Task brief. Find every line in the data that contains the word "readings". Return each of those lines.

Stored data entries
○ ○ ○

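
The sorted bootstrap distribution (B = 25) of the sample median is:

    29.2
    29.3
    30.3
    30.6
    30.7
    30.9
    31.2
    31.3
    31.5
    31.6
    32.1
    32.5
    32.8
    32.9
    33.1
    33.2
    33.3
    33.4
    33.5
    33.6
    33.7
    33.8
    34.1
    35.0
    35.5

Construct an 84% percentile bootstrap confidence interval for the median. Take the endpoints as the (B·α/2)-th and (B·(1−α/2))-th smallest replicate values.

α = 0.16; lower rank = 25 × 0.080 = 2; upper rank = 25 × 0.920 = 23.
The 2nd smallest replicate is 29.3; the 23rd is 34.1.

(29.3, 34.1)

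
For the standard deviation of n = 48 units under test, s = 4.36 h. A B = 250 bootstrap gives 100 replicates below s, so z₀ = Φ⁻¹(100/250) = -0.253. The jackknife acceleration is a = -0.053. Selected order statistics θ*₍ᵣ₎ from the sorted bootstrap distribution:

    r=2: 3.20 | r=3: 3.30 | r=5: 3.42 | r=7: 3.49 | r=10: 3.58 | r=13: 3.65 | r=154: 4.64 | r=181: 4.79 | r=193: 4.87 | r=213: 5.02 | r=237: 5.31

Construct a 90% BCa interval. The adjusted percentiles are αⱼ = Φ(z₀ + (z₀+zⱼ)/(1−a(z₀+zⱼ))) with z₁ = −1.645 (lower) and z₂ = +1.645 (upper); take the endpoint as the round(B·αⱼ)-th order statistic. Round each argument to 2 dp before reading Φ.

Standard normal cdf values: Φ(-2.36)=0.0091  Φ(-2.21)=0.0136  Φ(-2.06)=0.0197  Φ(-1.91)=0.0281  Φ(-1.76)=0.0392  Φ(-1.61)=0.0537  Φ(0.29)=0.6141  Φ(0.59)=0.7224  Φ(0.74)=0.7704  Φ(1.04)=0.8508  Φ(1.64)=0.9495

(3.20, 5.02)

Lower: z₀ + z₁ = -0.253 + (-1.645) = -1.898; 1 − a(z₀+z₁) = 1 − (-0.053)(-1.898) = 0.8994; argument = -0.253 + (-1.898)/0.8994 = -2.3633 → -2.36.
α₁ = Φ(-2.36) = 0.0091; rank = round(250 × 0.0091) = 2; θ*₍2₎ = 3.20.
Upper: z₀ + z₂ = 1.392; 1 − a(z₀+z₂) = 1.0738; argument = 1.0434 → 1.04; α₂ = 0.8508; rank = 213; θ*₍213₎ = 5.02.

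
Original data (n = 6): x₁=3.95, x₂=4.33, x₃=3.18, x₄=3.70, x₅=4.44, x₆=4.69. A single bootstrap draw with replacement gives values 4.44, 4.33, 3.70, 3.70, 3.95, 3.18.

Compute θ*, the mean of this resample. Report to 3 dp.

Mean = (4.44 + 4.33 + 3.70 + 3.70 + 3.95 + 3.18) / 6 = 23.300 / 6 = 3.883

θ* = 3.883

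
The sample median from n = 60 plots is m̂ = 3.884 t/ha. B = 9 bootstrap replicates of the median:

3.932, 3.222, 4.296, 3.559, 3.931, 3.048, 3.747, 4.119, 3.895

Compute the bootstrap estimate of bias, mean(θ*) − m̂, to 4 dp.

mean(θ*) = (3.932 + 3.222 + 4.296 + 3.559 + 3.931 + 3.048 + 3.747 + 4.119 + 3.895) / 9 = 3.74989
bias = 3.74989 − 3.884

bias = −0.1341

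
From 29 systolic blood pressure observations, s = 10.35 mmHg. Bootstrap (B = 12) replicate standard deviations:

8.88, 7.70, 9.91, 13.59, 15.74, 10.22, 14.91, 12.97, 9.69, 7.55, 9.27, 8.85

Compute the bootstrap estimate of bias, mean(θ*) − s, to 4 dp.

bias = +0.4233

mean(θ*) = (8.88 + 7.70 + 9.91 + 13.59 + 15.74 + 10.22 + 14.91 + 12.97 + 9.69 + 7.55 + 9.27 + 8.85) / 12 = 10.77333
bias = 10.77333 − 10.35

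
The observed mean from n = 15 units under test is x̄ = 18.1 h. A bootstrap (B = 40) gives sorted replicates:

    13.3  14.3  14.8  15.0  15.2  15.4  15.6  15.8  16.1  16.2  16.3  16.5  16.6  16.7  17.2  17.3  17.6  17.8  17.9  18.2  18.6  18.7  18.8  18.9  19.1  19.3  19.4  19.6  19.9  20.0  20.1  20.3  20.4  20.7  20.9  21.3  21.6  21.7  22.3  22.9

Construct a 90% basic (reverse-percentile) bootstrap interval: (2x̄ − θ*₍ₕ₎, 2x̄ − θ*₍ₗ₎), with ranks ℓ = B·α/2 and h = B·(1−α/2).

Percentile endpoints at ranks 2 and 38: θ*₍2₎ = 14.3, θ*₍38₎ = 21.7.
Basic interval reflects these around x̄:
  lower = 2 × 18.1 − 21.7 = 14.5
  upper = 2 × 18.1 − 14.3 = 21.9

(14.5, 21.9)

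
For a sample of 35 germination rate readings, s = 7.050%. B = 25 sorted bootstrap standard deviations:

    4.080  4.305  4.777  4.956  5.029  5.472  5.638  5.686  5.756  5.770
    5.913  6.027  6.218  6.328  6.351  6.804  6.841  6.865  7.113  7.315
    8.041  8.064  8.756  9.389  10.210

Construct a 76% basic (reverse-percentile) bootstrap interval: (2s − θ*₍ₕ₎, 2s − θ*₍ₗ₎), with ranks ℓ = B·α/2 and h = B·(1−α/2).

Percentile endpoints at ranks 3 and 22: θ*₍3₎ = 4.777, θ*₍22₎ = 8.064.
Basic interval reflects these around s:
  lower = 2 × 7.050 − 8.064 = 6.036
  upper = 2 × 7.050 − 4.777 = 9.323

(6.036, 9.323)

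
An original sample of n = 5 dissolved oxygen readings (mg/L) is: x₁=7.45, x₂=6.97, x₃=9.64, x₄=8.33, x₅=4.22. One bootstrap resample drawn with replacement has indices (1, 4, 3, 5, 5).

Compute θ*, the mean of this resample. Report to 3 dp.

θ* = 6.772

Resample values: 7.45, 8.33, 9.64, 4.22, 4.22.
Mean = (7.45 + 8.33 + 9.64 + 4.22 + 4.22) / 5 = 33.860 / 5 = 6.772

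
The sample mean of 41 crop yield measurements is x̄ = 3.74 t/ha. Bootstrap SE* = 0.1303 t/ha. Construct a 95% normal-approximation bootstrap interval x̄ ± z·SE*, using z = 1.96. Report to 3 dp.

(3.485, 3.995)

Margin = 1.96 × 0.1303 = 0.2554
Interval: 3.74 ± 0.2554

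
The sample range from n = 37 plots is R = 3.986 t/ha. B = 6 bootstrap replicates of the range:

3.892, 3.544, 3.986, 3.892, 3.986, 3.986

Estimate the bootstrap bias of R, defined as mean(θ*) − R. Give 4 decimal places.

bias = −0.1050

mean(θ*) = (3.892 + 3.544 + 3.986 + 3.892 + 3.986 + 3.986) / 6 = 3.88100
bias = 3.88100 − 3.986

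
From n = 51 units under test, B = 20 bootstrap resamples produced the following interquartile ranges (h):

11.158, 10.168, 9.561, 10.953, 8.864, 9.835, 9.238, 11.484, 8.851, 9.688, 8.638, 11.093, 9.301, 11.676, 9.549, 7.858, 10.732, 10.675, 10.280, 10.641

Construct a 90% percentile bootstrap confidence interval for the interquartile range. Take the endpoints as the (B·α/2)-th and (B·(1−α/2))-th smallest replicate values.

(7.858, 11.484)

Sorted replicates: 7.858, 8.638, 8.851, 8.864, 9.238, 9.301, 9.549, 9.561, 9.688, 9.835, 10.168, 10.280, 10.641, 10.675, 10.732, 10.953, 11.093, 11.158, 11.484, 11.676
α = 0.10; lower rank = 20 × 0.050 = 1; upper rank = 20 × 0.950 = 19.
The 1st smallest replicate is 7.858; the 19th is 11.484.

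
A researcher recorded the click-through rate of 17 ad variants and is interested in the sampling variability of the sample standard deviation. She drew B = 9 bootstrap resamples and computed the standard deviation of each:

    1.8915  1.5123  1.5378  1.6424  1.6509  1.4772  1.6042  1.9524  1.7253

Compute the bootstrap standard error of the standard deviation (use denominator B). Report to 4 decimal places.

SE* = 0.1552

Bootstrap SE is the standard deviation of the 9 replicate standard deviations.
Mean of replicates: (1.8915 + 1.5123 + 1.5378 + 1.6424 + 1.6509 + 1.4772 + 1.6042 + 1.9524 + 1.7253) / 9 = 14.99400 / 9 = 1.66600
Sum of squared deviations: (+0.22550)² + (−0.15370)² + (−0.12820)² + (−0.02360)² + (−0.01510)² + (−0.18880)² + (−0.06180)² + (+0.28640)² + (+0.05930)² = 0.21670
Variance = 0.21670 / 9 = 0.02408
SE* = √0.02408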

○ ○ ○

Response box.
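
For a sample of 35 germination rate readings, s = 7.050%. B = 25 sorted bootstrap standard deviations:
An original sample of n = 5 dissolved oxygen readings (mg/L) is: x₁=7.45, x₂=6.97, x₃=9.64, x₄=8.33, x₅=4.22. One bootstrap resample drawn with replacement has indices (1, 4, 3, 5, 5).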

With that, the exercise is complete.